Start of INPUT MATERIAL

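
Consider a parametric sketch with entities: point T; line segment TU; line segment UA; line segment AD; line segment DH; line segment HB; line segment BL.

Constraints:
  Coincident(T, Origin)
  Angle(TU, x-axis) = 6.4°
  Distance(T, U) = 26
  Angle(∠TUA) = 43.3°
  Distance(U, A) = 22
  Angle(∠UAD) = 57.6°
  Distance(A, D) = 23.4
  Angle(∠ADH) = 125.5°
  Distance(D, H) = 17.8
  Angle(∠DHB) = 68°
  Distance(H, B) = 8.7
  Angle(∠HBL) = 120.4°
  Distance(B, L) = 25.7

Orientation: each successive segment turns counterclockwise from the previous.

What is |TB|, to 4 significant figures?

24.99

T is at the origin; TU runs at 6.4° with length 26.0, so U = (25.84, 2.898). ∠TUA = 43.3° gives UA at 143.1° from the x-axis; with |UA| = 22.0, A = (8.245, 16.11). ∠UAD = 57.6° gives AD at -94.50° from the x-axis; with |AD| = 23.4, D = (6.409, -7.220). ∠ADH = 125.5° gives DH at -40.00° from the x-axis; with |DH| = 17.8, H = (20.04, -18.66). ∠DHB = 68.0° gives HB at 72.00° from the x-axis; with |HB| = 8.7, B = (22.73, -10.39). Then |TB| = |B − T| = 24.99.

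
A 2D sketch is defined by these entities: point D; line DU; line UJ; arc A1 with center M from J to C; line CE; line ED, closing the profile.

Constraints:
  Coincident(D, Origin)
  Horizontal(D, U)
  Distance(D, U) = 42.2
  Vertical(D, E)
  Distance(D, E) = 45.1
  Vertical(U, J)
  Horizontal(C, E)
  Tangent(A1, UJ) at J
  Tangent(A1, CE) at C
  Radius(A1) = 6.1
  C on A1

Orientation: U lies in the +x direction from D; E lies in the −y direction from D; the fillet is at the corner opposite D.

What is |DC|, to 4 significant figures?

57.77

The virtual corner opposite D is at (42.20, -45.10). A1 meets UJ tangentially, so MJ is at right angles to UJ and the tangent condition forces MC to be normal to CE, with radius 6.1, so the center M sits 6.1 in from both sides at M = (36.10, -39.00). That places the tangent points at J = (42.20, -39.00) on UJ and C = (36.10, -45.10) on CE. Then |DC| = |C − D| = 57.77.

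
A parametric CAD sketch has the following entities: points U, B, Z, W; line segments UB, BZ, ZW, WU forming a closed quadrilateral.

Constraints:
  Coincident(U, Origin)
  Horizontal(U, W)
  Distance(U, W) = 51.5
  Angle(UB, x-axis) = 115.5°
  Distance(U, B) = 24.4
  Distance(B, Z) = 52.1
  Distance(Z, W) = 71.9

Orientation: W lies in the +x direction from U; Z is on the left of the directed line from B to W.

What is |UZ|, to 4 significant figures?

67.42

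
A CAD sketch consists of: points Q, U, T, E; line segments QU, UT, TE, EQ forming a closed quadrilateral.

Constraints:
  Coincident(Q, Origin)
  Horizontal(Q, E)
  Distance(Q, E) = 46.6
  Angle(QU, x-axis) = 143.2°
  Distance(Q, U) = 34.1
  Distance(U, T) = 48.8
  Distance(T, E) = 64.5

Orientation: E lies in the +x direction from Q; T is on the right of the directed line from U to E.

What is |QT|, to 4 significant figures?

28.85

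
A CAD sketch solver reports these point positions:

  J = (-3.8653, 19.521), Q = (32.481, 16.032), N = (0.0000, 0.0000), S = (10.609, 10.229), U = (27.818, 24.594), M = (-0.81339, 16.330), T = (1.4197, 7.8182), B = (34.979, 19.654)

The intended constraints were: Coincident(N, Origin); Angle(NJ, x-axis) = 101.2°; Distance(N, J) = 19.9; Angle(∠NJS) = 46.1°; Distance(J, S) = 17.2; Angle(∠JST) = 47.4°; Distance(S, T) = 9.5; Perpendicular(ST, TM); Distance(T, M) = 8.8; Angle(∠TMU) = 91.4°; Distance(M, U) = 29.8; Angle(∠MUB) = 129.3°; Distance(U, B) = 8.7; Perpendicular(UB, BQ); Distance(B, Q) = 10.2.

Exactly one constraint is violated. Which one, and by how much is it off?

Distance(B, Q) = 10.2 — off by 5.80.

N = (0.00, 0.00) ✓; NJ at 101.2° ✓; |NJ| = 19.90 ✓; ∠NJS = 46.10° ✓; |JS| = 17.20 ✓; ∠JST = 47.40° ✓; |ST| = 9.500 ✓; ∠(ST, TM) = 90.00° ✓; |TM| = 8.800 ✓; ∠TMU = 91.40° ✓; |MU| = 29.80 ✓; ∠MUB = 129.3° ✓; |UB| = 8.700 ✓; ∠(UB, BQ) = 89.99° ✓; |BQ| = 4.400 ✗.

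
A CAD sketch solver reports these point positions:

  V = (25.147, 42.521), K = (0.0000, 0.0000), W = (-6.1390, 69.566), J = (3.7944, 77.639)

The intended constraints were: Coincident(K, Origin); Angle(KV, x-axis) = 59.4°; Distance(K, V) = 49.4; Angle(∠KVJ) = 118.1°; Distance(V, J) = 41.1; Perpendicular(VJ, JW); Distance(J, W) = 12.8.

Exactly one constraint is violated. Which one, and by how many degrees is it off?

Perpendicular(VJ, JW) — off by 7.80°.

K = (0.00, 0.00) ✓; KV at 59.40° ✓; |KV| = 49.40 ✓; ∠KVJ = 118.1° ✓; |VJ| = 41.10 ✓; ∠(VJ, JW) = 97.80° ✗; |JW| = 12.80 ✓.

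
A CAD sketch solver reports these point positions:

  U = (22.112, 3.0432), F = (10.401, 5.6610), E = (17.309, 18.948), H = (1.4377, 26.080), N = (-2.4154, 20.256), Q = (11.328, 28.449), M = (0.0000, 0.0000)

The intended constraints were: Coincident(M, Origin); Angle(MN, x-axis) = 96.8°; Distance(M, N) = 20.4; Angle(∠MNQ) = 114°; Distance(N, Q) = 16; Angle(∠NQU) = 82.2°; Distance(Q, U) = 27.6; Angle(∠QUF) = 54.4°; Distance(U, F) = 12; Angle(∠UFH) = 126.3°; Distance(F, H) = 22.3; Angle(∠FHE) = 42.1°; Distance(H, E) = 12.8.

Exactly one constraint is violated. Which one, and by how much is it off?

Distance(H, E) = 12.8 — off by 4.60.

M = (0.00, 0.00) ✓; MN at 96.80° ✓; |MN| = 20.40 ✓; ∠MNQ = 114.0° ✓; |NQ| = 16.00 ✓; ∠NQU = 82.20° ✓; |QU| = 27.60 ✓; ∠QUF = 54.40° ✓; |UF| = 12.00 ✓; ∠UFH = 126.3° ✓; |FH| = 22.30 ✓; ∠FHE = 42.10° ✓; |HE| = 17.40 ✗.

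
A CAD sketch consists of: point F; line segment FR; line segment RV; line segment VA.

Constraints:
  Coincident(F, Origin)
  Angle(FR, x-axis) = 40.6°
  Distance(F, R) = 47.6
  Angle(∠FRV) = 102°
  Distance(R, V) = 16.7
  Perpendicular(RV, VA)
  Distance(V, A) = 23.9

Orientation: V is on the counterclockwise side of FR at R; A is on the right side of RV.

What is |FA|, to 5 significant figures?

75.312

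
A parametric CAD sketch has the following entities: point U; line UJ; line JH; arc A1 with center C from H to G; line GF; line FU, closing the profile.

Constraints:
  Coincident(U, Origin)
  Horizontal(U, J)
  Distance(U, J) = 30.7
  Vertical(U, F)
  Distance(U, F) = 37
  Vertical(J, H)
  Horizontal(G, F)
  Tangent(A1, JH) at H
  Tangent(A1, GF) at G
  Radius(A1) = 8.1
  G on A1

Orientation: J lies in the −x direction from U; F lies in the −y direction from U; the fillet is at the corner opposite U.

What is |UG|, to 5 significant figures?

43.356

U is at the origin; UJ is horizontal with |UJ| = 30.7 and J on the −x side, so J = (-30.700, 0.0000). UF is vertical with |UF| = 37.0 and F on the −y side, so F = (0.0000, -37.000). The virtual corner opposite U is at (-30.700, -37.000). Since A1 is tangent to JH there, CH ⟂ JH and since A1 is tangent to GF there, CG ⟂ GF, with radius 8.1, so the center C sits 8.1 in from both sides at C = (-22.600, -28.900). That places the tangent points at H = (-30.700, -28.900) on JH and G = (-22.600, -37.000) on GF. Then |UG| = |G − U| = 43.356.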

End of INPUT MATERIAL

■ WORK TO COMPLETE: Present each line from the listing that holds the string "forming".

■ THE ANSWER:
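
A parametric CAD sketch has the following entities: points U, B, Z, W; line segments UB, BZ, ZW, WU forming a closed quadrilateral.
A CAD sketch consists of: points Q, U, T, E; line segments QU, UT, TE, EQ forming a closed quadrilateral.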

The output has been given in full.